YOUR INSTRUCTIONS: Comb the records below for the string "alphabet" and copy each line where it turns up.

(RECORD EXCERPTS begins)

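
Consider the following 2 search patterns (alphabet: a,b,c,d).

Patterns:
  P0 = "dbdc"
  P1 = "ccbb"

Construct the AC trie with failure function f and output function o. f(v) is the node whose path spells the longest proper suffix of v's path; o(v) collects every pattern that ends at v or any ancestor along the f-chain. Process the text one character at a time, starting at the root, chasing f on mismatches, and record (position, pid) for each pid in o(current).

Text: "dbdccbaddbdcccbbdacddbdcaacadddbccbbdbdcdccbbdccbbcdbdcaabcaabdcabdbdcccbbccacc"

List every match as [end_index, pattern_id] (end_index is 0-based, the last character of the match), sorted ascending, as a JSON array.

Build automaton:
Trie (insert patterns):
  0='ε' goto c→5 d→1
  1='d' goto b→2
  2='db' goto d→3
  3='dbd' goto c→4
  4='dbdc' goto ·  ←P0
  5='c' goto c→6
  6='cc' goto b→7
  7='ccb' goto b→8
  8='ccbb' goto ·  ←P1

BFS fail/out derivation:
  fail(1) 'd': from fail(0)=0 chase 'd': 0 ⇒ 0;  out=∅∪out(0)=∅
  fail(5) 'c': from fail(0)=0 chase 'c': 0 ⇒ 0;  out=∅∪out(0)=∅
  fail(2) 'db': from fail(1)=0 chase 'b': 0 ⇒ 0;  out=∅∪out(0)=∅
  fail(6) 'cc': from fail(5)=0 chase 'c': 0 ⇒ 5;  out=∅∪out(5)=∅
  fail(3) 'dbd': from fail(2)=0 chase 'd': 0 ⇒ 1;  out=∅∪out(1)=∅
  fail(7) 'ccb': from fail(6)=5 chase 'b': 5→0 ⇒ 0;  out=∅∪out(0)=∅
  fail(4) 'dbdc': from fail(3)=1 chase 'c': 1→0 ⇒ 5;  out={0}∪out(5)={0}
  fail(8) 'ccbb': from fail(7)=0 chase 'b': 0 ⇒ 0;  out={1}∪out(0)={1}

Run:
pos 0 'd': at 1
pos 1 'b': at 2
pos 2 'd': at 3
pos 3 'c': at 4  ** P0@[0:3]
pos 4 'c': at 6 (fail-walked)
pos 5 'b': at 7
pos 6 'a': at 0 (fail-walked)
pos 7 'd': at 1
pos 8 'd': at 1 (fail-walked)
pos 9 'b': at 2
pos 10 'd': at 3
pos 11 'c': at 4  ** P0@[8:11]
pos 12 'c': at 6 (fail-walked)
pos 13 'c': at 6 (fail-walked)
pos 14 'b': at 7
pos 15 'b': at 8  ** P1@[12:15]
pos 16 'd': at 1 (fail-walked)
pos 17 'a': at 0 (fail-walked)
pos 18 'c': at 5
pos 19 'd': at 1 (fail-walked)
pos 20 'd': at 1 (fail-walked)
pos 21 'b': at 2
pos 22 'd': at 3
pos 23 'c': at 4  ** P0@[20:23]
pos 24 'a': at 0 (fail-walked)
pos 25 'a': at 0
pos 26 'c': at 5
pos 27 'a': at 0 (fail-walked)
pos 28 'd': at 1
pos 29 'd': at 1 (fail-walked)
pos 30 'd': at 1 (fail-walked)
pos 31 'b': at 2
pos 32 'c': at 5 (fail-walked)
pos 33 'c': at 6
pos 34 'b': at 7
pos 35 'b': at 8  ** P1@[32:35]
pos 36 'd': at 1 (fail-walked)
pos 37 'b': at 2
pos 38 'd': at 3
pos 39 'c': at 4  ** P0@[36:39]
pos 40 'd': at 1 (fail-walked)
pos 41 'c': at 5 (fail-walked)
pos 42 'c': at 6
pos 43 'b': at 7
pos 44 'b': at 8  ** P1@[41:44]
pos 45 'd': at 1 (fail-walked)
pos 46 'c': at 5 (fail-walked)
pos 47 'c': at 6
pos 48 'b': at 7
pos 49 'b': at 8  ** P1@[46:49]
pos 50 'c': at 5 (fail-walked)
pos 51 'd': at 1 (fail-walked)
pos 52 'b': at 2
pos 53 'd': at 3
pos 54 'c': at 4  ** P0@[51:54]
pos 55 'a': at 0 (fail-walked)
pos 56 'a': at 0
pos 57 'b': at 0
pos 58 'c': at 5
pos 59 'a': at 0 (fail-walked)
pos 60 'a': at 0
pos 61 'b': at 0
pos 62 'd': at 1
pos 63 'c': at 5 (fail-walked)
pos 64 'a': at 0 (fail-walked)
pos 65 'b': at 0
pos 66 'd': at 1
pos 67 'b': at 2
pos 68 'd': at 3
pos 69 'c': at 4  ** P0@[66:69]
pos 70 'c': at 6 (fail-walked)
pos 71 'c': at 6 (fail-walked)
pos 72 'b': at 7
pos 73 'b': at 8  ** P1@[70:73]
pos 74 'c': at 5 (fail-walked)
pos 75 'c': at 6
pos 76 'a': at 0 (fail-walked)
pos 77 'c': at 5
pos 78 'c': at 6

Result: [[3,0],[11,0],[15,1],[23,0],[35,1],[39,0],[44,1],[49,1],[54,0],[69,0],[73,1]]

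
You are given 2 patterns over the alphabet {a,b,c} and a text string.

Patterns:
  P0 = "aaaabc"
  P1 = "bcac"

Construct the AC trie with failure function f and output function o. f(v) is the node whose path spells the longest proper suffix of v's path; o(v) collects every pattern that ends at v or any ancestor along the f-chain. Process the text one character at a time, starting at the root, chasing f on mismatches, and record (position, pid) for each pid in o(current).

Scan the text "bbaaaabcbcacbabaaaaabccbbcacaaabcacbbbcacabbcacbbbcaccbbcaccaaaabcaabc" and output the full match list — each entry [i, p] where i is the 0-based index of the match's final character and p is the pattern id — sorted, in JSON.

Construct AC machine:
Trie nodes:
  0='ε' goto a→1 b→7
  1='a' goto a→2
  2='aa' goto a→3
  3='aaa' goto a→4
  4='aaaa' goto b→5
  5='aaaab' goto c→6
  6='aaaabc' goto ·  ←P0
  7='b' goto c→8
  8='bc' goto a→9
  9='bca' goto c→10
  10='bcac' goto ·  ←P1

Failure links (BFS by depth):
  n1('a'): parent n0 fail=0; on 'a' 0 → fail=0;  out ∅∪∅=∅
  n7('b'): parent n0 fail=0; on 'b' 0 → fail=0;  out ∅∪∅=∅
  n2('aa'): parent n1 fail=0; on 'a' 0 → fail=1;  out ∅∪∅=∅
  n8('bc'): parent n7 fail=0; on 'c' 0 → fail=0;  out ∅∪∅=∅
  n3('aaa'): parent n2 fail=1; on 'a' 1 → fail=2;  out ∅∪∅=∅
  n9('bca'): parent n8 fail=0; on 'a' 0 → fail=1;  out ∅∪∅=∅
  n4('aaaa'): parent n3 fail=2; on 'a' 2 → fail=3;  out ∅∪∅=∅
  n10('bcac'): parent n9 fail=1; on 'c' 1→0 → fail=0;  out {1}∪∅={1}
  n5('aaaab'): parent n4 fail=3; on 'b' 3→2→1→0 → fail=7;  out ∅∪∅=∅
  n6('aaaabc'): parent n5 fail=7; on 'c' 7 → fail=8;  out {0}∪∅={0}

Run:
pos 0 'b': at 7
pos 1 'b': at 7 (fail-walked)
pos 2 'a': at 1 (fail-walked)
pos 3 'a': at 2
pos 4 'a': at 3
pos 5 'a': at 4
pos 6 'b': at 5
pos 7 'c': at 6  → match P0@[2:7]
pos 8 'b': at 7 (fail-walked)
pos 9 'c': at 8
pos 10 'a': at 9
pos 11 'c': at 10  → match P1@[8:11]
pos 12 'b': at 7 (fail-walked)
pos 13 'a': at 1 (fail-walked)
pos 14 'b': at 7 (fail-walked)
pos 15 'a': at 1 (fail-walked)
pos 16 'a': at 2
pos 17 'a': at 3
pos 18 'a': at 4
pos 19 'a': at 4 (fail-walked)
pos 20 'b': at 5
pos 21 'c': at 6  → match P0@[16:21]
pos 22 'c': at 0 (fail-walked)
pos 23 'b': at 7
pos 24 'b': at 7 (fail-walked)
pos 25 'c': at 8
pos 26 'a': at 9
pos 27 'c': at 10  → match P1@[24:27]
pos 28 'a': at 1 (fail-walked)
pos 29 'a': at 2
pos 30 'a': at 3
pos 31 'b': at 7 (fail-walked)
pos 32 'c': at 8
pos 33 'a': at 9
pos 34 'c': at 10  → match P1@[31:34]
pos 35 'b': at 7 (fail-walked)
pos 36 'b': at 7 (fail-walked)
pos 37 'b': at 7 (fail-walked)
pos 38 'c': at 8
pos 39 'a': at 9
pos 40 'c': at 10  → match P1@[37:40]
pos 41 'a': at 1 (fail-walked)
pos 42 'b': at 7 (fail-walked)
pos 43 'b': at 7 (fail-walked)
pos 44 'c': at 8
pos 45 'a': at 9
pos 46 'c': at 10  → match P1@[43:46]
pos 47 'b': at 7 (fail-walked)
pos 48 'b': at 7 (fail-walked)
pos 49 'b': at 7 (fail-walked)
pos 50 'c': at 8
pos 51 'a': at 9
pos 52 'c': at 10  → match P1@[49:52]
pos 53 'c': at 0 (fail-walked)
pos 54 'b': at 7
pos 55 'b': at 7 (fail-walked)
pos 56 'c': at 8
pos 57 'a': at 9
pos 58 'c': at 10  → match P1@[55:58]
pos 59 'c': at 0 (fail-walked)
pos 60 'a': at 1
pos 61 'a': at 2
pos 62 'a': at 3
pos 63 'a': at 4
pos 64 'b': at 5
pos 65 'c': at 6  → match P0@[60:65]
pos 66 'a': at 9 (fail-walked)
pos 67 'a': at 2 (fail-walked)
pos 68 'b': at 7 (fail-walked)
pos 69 'c': at 8

Result: [[7,0],[11,1],[21,0],[27,1],[34,1],[40,1],[46,1],[52,1],[58,1],[65,0]]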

(RECORD EXCERPTS ends)

WRITTEN ANSWER:
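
Consider the following 2 search patterns (alphabet: a,b,c,d).
You are given 2 patterns over the alphabet {a,b,c} and a text string.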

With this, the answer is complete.